• YOUR ASSIGNMENT:
The job is to find each line of the records below that includes the word "What" and copy it.

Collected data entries
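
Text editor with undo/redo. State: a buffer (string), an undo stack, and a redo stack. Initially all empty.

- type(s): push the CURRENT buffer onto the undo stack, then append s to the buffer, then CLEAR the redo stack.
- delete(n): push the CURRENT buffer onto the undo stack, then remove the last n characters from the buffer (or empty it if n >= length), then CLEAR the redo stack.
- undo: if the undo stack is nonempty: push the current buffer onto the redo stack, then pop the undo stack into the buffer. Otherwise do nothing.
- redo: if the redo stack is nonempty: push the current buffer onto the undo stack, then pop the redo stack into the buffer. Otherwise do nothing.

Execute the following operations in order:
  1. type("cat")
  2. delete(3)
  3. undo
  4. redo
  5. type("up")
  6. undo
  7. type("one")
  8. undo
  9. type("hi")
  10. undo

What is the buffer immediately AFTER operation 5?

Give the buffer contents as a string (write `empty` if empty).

After op 1 (type): buf='cat' undo_depth=1 redo_depth=0
After op 2 (delete): buf='(empty)' undo_depth=2 redo_depth=0
After op 3 (undo): buf='cat' undo_depth=1 redo_depth=1
After op 4 (redo): buf='(empty)' undo_depth=2 redo_depth=0
After op 5 (type): buf='up' undo_depth=3 redo_depth=0

Answer: up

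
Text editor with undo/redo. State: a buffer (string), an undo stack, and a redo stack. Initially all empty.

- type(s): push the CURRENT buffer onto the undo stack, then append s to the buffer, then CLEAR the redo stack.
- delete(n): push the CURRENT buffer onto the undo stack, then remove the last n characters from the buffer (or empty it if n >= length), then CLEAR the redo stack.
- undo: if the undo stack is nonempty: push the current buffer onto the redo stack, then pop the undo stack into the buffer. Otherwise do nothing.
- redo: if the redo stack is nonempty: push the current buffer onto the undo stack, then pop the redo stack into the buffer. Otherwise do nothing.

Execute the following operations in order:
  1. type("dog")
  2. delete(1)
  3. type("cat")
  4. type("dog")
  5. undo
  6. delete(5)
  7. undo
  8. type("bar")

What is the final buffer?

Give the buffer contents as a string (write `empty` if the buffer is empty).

After op 1 (type): buf='dog' undo_depth=1 redo_depth=0
After op 2 (delete): buf='do' undo_depth=2 redo_depth=0
After op 3 (type): buf='docat' undo_depth=3 redo_depth=0
After op 4 (type): buf='docatdog' undo_depth=4 redo_depth=0
After op 5 (undo): buf='docat' undo_depth=3 redo_depth=1
After op 6 (delete): buf='(empty)' undo_depth=4 redo_depth=0
After op 7 (undo): buf='docat' undo_depth=3 redo_depth=1
After op 8 (type): buf='docatbar' undo_depth=4 redo_depth=0

Answer: docatbar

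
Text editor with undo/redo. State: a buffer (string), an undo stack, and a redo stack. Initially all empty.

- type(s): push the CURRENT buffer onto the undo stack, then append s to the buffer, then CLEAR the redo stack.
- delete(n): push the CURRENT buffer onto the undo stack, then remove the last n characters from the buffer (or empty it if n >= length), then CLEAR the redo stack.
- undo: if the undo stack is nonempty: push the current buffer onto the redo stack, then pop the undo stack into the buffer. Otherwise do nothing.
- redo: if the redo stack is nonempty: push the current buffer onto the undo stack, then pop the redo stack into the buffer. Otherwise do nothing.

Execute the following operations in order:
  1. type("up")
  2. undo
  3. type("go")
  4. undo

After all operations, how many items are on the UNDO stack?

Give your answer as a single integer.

Answer: 0

Derivation:
After op 1 (type): buf='up' undo_depth=1 redo_depth=0
After op 2 (undo): buf='(empty)' undo_depth=0 redo_depth=1
After op 3 (type): buf='go' undo_depth=1 redo_depth=0
After op 4 (undo): buf='(empty)' undo_depth=0 redo_depth=1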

• WRITTEN ANSWER:
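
What is the buffer immediately AFTER operation 5?
What is the final buffer?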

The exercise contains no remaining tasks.